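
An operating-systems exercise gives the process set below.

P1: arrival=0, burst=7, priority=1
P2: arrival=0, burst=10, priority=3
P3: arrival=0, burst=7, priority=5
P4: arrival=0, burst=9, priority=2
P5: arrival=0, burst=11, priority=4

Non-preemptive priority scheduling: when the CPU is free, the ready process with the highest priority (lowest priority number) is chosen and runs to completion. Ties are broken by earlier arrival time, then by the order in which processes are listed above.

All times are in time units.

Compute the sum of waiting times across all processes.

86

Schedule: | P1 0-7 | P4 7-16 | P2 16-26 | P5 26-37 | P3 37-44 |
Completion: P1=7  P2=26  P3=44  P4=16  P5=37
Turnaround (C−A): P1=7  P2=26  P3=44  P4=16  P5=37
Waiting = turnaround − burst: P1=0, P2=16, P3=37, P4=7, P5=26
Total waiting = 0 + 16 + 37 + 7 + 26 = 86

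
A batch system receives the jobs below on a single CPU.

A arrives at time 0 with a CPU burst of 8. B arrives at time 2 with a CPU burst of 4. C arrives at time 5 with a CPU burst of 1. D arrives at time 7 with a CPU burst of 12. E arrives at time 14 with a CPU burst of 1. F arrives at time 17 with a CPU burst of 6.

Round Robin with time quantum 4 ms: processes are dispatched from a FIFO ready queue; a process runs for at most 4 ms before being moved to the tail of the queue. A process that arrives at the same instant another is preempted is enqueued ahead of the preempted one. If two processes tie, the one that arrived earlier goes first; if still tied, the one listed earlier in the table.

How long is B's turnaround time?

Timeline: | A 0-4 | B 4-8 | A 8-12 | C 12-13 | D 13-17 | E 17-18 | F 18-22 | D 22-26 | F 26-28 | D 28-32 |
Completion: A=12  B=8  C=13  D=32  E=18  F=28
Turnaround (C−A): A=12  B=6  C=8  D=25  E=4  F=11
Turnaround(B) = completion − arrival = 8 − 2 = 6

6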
...
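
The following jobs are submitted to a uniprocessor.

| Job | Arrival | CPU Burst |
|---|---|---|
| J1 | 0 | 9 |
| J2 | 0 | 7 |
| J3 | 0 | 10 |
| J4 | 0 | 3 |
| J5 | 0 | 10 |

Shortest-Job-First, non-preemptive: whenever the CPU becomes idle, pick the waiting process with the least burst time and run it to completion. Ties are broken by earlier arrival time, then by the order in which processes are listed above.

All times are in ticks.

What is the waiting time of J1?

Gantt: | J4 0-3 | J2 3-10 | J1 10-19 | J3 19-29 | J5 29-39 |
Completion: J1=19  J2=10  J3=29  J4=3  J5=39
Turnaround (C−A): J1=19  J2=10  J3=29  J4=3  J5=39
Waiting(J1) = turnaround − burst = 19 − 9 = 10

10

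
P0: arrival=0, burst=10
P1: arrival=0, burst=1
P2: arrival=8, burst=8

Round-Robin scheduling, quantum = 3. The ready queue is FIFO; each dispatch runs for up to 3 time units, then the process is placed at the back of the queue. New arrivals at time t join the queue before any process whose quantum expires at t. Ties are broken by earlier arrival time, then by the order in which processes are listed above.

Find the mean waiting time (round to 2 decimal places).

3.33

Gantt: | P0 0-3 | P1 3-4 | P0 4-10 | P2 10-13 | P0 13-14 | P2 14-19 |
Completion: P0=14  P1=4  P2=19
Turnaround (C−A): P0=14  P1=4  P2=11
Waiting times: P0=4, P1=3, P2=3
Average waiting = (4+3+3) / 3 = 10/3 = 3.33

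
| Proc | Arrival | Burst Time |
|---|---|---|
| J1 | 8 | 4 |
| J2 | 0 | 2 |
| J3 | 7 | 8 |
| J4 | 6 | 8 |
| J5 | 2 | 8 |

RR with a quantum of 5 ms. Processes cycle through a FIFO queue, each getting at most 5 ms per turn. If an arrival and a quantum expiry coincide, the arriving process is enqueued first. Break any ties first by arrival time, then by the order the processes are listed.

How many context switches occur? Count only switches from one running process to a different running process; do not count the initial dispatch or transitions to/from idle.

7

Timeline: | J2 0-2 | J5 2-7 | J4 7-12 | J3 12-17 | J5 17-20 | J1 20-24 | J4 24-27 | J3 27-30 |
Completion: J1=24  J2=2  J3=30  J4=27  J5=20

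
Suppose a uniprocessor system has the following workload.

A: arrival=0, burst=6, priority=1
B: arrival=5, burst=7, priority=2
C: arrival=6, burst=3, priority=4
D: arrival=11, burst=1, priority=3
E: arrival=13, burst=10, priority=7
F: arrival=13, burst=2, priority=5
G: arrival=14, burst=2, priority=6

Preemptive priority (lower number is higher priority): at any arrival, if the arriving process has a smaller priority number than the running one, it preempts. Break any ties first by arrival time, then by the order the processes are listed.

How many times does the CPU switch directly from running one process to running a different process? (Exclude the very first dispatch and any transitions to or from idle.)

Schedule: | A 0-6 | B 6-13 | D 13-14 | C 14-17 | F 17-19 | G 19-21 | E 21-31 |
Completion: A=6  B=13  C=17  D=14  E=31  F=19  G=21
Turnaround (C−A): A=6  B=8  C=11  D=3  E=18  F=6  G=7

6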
--
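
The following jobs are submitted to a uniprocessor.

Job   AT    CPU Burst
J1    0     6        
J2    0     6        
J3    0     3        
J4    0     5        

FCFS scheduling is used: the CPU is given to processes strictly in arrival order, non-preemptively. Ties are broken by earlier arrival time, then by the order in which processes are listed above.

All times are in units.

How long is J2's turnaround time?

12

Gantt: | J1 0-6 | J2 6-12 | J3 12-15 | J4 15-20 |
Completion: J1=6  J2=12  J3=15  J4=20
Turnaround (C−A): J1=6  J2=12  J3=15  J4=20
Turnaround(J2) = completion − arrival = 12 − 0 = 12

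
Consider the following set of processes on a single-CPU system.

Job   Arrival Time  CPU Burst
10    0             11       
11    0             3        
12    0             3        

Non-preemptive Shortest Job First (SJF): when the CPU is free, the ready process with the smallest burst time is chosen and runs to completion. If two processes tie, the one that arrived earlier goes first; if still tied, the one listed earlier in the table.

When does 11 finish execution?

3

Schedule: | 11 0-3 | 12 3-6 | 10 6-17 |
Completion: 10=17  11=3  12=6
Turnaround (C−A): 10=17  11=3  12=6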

» **Exercise prompt**: Of all the entries above, retype exactly the lines from the line with "An operating-systems exercise" to the line with "All times are in time units.", both included, and no others.

» **Exercise answer**:
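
An operating-systems exercise gives the process set below.

P1: arrival=0, burst=7, priority=1
P2: arrival=0, burst=10, priority=3
P3: arrival=0, burst=7, priority=5
P4: arrival=0, burst=9, priority=2
P5: arrival=0, burst=11, priority=4

Non-preemptive priority scheduling: when the CPU is free, the ready process with the highest priority (lowest priority number) is chosen and runs to completion. Ties are broken by earlier arrival time, then by the order in which processes are listed above.

All times are in time units.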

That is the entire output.